-- Data supplied follows --

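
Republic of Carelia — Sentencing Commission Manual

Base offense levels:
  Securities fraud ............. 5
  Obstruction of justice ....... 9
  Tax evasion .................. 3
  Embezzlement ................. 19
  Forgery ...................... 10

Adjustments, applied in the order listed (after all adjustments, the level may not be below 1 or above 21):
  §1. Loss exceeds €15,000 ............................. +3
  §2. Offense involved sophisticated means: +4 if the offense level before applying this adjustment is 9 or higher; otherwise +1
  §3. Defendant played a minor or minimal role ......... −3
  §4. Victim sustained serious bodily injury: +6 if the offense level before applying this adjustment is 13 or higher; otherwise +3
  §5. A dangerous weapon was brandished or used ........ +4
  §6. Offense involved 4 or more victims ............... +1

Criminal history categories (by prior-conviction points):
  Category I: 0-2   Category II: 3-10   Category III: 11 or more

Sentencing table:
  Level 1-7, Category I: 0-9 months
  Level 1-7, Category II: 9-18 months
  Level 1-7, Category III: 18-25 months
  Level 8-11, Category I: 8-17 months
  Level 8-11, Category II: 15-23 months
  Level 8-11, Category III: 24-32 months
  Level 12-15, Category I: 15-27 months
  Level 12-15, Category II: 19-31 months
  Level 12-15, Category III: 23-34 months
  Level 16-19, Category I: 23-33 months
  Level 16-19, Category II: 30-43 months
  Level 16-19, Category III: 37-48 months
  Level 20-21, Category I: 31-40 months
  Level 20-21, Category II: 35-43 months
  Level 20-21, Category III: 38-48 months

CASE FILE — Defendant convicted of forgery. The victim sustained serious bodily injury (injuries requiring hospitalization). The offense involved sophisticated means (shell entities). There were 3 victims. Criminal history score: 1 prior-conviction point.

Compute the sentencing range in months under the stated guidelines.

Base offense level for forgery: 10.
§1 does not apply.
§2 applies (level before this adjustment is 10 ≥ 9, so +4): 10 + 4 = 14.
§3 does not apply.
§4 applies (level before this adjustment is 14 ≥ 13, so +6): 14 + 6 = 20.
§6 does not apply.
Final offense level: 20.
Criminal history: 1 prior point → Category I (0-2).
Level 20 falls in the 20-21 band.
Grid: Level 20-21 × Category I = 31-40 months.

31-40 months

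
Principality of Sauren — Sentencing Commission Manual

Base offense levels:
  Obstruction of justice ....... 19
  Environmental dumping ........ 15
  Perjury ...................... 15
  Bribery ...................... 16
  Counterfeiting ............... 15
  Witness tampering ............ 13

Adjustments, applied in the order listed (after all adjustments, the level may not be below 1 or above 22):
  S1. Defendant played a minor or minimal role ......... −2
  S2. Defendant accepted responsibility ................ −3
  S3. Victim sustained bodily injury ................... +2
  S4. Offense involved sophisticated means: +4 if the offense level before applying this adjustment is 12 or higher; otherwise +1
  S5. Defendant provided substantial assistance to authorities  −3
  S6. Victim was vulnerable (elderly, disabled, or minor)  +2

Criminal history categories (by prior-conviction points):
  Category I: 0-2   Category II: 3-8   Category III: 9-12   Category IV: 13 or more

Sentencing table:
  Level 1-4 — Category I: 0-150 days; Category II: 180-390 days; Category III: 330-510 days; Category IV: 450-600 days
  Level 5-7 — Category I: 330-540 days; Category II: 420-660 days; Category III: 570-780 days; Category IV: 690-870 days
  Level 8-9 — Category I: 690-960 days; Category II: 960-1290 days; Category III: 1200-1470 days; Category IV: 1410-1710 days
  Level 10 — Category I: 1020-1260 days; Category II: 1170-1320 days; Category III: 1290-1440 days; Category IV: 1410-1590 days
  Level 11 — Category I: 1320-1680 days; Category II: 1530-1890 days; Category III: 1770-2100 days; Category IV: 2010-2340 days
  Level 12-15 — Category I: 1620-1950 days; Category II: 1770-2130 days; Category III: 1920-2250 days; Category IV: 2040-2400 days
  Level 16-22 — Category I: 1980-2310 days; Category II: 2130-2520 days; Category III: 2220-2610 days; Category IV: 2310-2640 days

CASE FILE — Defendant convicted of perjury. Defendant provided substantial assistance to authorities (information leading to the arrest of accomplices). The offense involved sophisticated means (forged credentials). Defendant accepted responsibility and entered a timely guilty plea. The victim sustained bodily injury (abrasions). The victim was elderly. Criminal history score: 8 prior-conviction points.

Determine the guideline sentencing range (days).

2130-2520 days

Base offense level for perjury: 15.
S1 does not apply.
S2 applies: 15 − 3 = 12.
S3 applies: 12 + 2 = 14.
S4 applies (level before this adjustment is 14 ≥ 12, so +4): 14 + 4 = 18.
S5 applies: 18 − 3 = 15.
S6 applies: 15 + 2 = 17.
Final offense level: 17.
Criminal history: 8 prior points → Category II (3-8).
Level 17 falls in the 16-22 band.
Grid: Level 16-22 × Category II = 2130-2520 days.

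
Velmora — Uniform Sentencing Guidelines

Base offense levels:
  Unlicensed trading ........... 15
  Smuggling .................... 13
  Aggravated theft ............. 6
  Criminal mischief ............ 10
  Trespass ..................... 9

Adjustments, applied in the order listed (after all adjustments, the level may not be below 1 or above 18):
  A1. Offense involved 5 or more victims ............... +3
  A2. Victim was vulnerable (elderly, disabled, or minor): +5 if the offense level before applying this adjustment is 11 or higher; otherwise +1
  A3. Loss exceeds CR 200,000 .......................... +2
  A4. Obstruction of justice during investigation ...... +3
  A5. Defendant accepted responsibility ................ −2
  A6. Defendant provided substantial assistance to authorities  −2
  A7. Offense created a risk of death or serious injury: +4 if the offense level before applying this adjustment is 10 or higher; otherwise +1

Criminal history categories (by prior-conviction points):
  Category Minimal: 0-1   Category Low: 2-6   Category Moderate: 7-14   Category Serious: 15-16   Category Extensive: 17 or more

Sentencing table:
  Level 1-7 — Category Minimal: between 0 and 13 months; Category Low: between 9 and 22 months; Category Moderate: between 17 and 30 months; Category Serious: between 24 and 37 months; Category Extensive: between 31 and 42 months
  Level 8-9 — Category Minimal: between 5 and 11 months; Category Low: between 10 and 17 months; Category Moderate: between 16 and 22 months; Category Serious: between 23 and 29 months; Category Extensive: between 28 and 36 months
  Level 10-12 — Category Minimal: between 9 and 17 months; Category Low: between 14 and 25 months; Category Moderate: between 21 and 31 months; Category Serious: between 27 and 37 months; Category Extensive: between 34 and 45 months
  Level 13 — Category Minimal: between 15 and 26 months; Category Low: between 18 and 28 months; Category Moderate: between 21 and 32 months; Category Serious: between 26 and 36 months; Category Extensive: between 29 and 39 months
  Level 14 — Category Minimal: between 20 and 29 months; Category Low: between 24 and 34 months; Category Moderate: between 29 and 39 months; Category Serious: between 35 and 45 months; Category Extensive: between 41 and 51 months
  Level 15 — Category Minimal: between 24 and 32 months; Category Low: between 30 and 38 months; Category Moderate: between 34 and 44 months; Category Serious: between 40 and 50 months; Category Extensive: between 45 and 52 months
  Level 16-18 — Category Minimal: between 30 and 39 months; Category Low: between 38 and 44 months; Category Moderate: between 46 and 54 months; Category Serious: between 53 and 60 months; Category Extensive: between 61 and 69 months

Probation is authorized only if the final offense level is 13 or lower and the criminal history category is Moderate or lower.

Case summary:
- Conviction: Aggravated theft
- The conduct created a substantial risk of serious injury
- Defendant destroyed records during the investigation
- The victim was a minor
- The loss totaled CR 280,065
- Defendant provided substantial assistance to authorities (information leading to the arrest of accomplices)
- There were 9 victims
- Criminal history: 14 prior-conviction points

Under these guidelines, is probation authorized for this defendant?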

-- Data supplied concluded --

§ Exercise directions
In the data above, find the line with "Determine the guideline" and the line with "A3. Loss exceeds". Retype both, plus every line between them, exactly.

§ Exercise response
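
Determine the guideline sentencing range (days).

2130-2520 days

Base offense level for perjury: 15.
S1 does not apply.
S2 applies: 15 − 3 = 12.
S3 applies: 12 + 2 = 14.
S4 applies (level before this adjustment is 14 ≥ 12, so +4): 14 + 4 = 18.
S5 applies: 18 − 3 = 15.
S6 applies: 15 + 2 = 17.
Final offense level: 17.
Criminal history: 8 prior points → Category II (3-8).
Level 17 falls in the 16-22 band.
Grid: Level 16-22 × Category II = 2130-2520 days.

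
Velmora — Uniform Sentencing Guidelines

Base offense levels:
  Unlicensed trading ........... 15
  Smuggling .................... 13
  Aggravated theft ............. 6
  Criminal mischief ............ 10
  Trespass ..................... 9

Adjustments, applied in the order listed (after all adjustments, the level may not be below 1 or above 18):
  A1. Offense involved 5 or more victims ............... +3
  A2. Victim was vulnerable (elderly, disabled, or minor): +5 if the offense level before applying this adjustment is 11 or higher; otherwise +1
  A3. Loss exceeds CR 200,000 .......................... +2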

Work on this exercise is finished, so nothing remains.